Problem to work on: Please output exactly the part of the records below that opens with the line containing "Answer: -14512" and closes with the line containing "Answer: 35155", both lines included, and nothing else.

Saved data entries:
↓

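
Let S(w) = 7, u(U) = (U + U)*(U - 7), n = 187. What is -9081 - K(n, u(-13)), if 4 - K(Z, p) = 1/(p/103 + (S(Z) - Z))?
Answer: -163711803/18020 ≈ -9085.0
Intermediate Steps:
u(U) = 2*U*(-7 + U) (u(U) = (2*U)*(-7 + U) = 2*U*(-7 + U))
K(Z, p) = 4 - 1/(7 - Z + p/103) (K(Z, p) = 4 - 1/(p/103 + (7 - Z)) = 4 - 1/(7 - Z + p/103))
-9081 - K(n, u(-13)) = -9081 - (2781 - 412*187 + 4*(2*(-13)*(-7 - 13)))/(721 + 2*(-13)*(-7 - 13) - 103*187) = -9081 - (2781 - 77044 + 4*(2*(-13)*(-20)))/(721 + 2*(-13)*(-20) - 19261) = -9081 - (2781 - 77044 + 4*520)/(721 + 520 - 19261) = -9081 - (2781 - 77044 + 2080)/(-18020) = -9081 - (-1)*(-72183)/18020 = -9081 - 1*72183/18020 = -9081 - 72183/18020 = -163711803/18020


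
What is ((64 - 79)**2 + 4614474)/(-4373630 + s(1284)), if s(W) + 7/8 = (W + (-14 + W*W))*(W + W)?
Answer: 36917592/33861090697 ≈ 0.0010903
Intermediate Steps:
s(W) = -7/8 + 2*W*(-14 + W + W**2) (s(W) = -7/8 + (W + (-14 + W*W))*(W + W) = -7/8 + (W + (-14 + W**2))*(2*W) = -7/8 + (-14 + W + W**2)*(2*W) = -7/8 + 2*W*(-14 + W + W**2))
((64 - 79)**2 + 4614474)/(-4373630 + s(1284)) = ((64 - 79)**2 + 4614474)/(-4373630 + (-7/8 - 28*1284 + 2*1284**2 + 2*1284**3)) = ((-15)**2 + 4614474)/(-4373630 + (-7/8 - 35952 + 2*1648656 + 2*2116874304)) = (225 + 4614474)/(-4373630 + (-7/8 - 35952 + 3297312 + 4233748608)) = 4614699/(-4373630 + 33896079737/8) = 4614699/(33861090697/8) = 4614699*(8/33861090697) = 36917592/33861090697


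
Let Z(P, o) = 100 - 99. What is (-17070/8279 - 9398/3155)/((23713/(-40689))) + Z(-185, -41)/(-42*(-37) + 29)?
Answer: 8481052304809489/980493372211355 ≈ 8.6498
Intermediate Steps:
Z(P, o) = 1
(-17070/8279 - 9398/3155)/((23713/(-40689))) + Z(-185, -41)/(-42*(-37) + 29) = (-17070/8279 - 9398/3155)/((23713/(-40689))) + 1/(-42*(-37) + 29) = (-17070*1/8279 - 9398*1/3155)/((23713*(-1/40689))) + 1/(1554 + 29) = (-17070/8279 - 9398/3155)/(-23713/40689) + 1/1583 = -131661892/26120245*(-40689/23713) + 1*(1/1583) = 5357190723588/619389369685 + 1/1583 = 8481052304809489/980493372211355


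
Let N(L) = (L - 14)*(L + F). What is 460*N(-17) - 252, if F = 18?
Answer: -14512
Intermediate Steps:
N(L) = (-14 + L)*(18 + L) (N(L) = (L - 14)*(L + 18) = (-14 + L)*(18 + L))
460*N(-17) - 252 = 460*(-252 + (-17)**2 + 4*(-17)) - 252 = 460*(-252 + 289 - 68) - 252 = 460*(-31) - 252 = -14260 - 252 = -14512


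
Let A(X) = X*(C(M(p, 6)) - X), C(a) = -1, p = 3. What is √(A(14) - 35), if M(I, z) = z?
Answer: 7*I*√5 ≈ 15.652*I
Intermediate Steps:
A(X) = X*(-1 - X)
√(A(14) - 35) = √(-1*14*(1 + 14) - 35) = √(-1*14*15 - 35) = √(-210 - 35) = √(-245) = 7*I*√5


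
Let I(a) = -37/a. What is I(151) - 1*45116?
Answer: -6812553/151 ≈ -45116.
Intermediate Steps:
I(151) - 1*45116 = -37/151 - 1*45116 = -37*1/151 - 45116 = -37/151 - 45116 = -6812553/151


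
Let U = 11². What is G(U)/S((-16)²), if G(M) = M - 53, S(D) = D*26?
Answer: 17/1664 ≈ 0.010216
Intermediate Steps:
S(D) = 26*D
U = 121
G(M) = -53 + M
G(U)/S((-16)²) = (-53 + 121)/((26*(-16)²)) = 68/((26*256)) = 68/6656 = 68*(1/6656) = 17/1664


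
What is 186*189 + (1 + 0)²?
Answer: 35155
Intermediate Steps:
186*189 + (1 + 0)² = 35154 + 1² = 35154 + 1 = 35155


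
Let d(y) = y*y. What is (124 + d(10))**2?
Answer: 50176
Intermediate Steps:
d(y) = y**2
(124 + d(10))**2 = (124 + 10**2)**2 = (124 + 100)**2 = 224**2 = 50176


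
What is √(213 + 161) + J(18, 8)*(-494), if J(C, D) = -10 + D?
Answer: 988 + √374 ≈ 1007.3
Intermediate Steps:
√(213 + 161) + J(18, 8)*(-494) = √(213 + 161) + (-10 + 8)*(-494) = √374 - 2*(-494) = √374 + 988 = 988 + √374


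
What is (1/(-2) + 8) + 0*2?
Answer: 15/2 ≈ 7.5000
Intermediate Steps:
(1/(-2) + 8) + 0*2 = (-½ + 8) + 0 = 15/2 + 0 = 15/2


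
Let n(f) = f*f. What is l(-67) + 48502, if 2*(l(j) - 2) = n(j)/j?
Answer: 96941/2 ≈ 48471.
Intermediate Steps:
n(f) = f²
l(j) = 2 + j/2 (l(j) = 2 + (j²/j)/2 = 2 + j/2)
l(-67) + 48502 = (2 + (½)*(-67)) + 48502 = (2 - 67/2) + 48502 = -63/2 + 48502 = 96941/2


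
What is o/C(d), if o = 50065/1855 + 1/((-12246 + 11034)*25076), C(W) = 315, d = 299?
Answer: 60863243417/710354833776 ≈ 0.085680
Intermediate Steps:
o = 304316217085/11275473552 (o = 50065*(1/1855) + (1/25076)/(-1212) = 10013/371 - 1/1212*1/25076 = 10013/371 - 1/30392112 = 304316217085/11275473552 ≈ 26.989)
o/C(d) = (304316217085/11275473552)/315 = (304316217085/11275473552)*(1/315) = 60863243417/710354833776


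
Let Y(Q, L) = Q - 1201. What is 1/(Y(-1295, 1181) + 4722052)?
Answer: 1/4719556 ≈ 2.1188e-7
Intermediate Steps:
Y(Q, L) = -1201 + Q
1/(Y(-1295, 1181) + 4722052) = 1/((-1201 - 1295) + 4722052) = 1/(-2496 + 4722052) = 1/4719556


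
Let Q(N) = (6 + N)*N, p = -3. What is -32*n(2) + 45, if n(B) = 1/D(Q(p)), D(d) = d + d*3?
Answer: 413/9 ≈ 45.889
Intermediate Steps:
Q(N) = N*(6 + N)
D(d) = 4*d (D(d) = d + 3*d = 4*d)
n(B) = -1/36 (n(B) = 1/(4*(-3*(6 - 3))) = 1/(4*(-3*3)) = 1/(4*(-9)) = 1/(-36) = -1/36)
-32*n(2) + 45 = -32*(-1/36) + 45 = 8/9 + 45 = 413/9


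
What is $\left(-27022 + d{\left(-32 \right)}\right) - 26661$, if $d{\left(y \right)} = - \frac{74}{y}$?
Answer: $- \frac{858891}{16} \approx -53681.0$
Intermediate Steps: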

↑
↓

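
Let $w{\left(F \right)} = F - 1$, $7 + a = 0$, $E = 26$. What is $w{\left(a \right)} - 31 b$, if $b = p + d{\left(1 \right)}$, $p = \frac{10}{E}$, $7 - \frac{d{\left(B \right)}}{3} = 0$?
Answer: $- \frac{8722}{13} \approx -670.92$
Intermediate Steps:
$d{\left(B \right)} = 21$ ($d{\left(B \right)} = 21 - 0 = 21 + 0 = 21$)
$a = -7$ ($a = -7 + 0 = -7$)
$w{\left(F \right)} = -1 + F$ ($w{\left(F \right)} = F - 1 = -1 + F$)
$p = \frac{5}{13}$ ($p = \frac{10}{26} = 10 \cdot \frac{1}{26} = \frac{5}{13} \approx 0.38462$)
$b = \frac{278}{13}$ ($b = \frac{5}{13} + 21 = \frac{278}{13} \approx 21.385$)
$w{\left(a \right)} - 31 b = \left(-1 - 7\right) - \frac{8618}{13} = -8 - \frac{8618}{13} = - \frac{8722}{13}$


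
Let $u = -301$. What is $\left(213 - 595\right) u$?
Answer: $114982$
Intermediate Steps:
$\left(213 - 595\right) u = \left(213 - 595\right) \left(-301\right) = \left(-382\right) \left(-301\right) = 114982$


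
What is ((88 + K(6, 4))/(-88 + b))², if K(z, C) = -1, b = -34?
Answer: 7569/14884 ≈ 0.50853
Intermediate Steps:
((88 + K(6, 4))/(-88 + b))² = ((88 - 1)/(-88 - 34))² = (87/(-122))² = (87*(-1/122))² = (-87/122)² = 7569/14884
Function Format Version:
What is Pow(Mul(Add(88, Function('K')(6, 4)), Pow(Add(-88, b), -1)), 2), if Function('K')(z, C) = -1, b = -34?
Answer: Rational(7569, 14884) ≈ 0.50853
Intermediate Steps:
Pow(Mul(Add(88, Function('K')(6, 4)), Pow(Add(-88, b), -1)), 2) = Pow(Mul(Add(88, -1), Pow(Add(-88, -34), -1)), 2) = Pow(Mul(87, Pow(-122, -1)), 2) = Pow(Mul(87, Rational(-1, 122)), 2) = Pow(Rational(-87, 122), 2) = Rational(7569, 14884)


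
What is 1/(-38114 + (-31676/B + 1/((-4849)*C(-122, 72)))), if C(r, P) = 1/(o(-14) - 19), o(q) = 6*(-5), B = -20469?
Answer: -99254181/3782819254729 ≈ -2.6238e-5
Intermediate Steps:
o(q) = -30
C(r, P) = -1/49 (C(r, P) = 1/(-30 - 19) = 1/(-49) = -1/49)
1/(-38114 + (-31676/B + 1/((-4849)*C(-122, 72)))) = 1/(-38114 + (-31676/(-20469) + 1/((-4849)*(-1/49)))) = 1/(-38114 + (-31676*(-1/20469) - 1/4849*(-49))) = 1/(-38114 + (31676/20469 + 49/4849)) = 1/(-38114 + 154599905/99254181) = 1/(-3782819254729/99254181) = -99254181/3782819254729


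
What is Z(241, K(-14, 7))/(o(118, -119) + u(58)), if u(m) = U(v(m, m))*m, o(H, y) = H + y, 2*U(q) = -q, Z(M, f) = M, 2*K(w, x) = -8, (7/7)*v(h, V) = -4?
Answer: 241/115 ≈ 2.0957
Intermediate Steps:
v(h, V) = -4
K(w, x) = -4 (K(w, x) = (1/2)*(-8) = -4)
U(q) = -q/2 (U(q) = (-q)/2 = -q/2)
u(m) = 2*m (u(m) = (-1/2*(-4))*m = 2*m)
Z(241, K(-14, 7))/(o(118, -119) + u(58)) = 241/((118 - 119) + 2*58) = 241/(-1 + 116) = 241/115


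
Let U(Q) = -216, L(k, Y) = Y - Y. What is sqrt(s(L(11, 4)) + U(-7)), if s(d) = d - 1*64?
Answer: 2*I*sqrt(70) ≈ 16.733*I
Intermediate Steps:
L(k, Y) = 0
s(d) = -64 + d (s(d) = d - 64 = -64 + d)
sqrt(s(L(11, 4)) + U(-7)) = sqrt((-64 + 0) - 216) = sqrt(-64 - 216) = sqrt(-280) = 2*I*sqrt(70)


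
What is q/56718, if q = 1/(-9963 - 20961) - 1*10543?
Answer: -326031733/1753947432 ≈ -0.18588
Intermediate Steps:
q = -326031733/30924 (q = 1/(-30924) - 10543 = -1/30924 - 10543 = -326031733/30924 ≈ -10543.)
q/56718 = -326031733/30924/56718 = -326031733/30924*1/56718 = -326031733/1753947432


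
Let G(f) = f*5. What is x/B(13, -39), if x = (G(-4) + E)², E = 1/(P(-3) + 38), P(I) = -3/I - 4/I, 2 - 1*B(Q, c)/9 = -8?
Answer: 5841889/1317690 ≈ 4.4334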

↑
↓

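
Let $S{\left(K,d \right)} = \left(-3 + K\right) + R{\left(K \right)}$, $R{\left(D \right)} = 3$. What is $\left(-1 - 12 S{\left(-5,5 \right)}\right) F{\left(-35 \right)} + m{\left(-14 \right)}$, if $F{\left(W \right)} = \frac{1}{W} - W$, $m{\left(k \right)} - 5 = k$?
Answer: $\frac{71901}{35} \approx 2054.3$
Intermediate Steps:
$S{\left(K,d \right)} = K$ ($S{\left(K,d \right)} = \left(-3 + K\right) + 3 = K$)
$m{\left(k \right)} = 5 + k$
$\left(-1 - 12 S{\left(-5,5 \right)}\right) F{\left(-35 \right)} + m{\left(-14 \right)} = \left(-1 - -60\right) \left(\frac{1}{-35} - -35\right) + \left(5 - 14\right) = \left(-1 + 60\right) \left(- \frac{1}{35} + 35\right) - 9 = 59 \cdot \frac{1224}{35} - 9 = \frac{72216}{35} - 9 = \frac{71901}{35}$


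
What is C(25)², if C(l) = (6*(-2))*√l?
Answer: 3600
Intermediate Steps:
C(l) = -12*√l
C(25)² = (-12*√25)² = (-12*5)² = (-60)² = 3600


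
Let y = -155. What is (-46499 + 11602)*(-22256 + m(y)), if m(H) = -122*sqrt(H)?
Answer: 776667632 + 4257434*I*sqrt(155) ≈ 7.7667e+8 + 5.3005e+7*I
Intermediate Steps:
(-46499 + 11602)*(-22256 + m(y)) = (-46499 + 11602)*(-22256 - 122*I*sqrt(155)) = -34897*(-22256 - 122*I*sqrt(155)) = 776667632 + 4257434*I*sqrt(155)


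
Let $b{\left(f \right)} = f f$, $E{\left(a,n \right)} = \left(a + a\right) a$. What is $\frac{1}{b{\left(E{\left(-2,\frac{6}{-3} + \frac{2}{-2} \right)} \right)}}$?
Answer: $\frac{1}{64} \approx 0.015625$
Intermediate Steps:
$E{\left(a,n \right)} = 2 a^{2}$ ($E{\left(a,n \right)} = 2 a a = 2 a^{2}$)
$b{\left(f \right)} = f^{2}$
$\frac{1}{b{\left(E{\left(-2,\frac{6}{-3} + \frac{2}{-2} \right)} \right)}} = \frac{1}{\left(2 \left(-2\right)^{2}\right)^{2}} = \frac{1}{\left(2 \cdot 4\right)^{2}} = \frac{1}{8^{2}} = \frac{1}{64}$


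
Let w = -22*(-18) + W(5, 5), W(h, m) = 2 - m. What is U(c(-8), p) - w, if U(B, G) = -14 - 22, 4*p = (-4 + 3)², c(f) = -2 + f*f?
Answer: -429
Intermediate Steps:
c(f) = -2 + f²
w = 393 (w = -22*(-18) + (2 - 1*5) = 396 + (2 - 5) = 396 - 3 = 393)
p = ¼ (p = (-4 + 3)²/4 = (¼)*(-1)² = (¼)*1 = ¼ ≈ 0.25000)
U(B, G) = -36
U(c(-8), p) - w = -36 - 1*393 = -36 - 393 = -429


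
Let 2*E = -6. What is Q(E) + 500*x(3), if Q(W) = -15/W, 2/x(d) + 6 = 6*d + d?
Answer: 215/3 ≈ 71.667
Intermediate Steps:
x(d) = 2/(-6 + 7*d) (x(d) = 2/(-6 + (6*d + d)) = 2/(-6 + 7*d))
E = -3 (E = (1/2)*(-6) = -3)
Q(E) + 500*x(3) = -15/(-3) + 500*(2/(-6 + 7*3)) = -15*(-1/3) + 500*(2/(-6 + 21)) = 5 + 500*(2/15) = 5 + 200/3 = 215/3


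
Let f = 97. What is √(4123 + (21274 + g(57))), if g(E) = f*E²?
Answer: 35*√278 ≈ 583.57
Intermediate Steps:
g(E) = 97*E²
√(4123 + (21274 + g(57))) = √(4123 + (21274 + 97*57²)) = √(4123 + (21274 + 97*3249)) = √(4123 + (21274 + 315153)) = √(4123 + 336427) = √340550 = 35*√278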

↑

Exercise result:
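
Answer: -14512
Intermediate Steps:
N(L) = (-14 + L)*(18 + L) (N(L) = (L - 14)*(L + 18) = (-14 + L)*(18 + L))
460*N(-17) - 252 = 460*(-252 + (-17)**2 + 4*(-17)) - 252 = 460*(-252 + 289 - 68) - 252 = 460*(-31) - 252 = -14260 - 252 = -14512


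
Let A(X) = X*(C(M(p, 6)) - X), C(a) = -1, p = 3. What is √(A(14) - 35), if M(I, z) = z?
Answer: 7*I*√5 ≈ 15.652*I
Intermediate Steps:
A(X) = X*(-1 - X)
√(A(14) - 35) = √(-1*14*(1 + 14) - 35) = √(-1*14*15 - 35) = √(-210 - 35) = √(-245) = 7*I*√5


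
Let I(a) = -37/a. What is I(151) - 1*45116?
Answer: -6812553/151 ≈ -45116.
Intermediate Steps:
I(151) - 1*45116 = -37/151 - 1*45116 = -37*1/151 - 45116 = -37/151 - 45116 = -6812553/151


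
Let U = 11². What is G(U)/S((-16)²), if G(M) = M - 53, S(D) = D*26?
Answer: 17/1664 ≈ 0.010216
Intermediate Steps:
S(D) = 26*D
U = 121
G(M) = -53 + M
G(U)/S((-16)²) = (-53 + 121)/((26*(-16)²)) = 68/((26*256)) = 68/6656 = 68*(1/6656) = 17/1664


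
What is 186*189 + (1 + 0)²?
Answer: 35155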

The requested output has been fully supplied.